Read through the listing, and wherever a line holds the word "been", return it.
********
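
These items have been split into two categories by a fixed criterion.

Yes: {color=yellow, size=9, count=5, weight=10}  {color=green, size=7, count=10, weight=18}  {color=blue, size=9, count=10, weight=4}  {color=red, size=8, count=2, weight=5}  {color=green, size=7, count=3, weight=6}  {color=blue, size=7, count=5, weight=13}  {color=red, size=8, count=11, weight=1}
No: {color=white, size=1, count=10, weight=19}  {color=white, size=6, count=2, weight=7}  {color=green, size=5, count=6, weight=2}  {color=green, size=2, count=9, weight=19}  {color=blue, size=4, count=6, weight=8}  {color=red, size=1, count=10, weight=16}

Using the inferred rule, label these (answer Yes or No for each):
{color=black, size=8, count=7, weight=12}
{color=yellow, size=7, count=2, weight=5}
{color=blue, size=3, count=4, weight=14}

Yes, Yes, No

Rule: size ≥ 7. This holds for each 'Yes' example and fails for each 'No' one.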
********
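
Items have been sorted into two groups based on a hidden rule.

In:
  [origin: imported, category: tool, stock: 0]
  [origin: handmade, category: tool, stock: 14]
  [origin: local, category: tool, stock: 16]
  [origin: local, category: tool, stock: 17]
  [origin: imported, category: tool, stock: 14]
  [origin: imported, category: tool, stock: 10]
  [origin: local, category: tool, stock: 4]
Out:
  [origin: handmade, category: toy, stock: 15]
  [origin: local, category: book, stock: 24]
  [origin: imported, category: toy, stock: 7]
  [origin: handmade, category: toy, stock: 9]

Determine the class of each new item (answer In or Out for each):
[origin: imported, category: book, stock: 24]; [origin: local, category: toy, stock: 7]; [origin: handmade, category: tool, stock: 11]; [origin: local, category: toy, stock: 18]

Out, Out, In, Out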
********
SOLUTION TO THIS PROBLEM:
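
These items have been split into two categories by a fixed criterion.
Items have been sorted into two groups based on a hidden rule.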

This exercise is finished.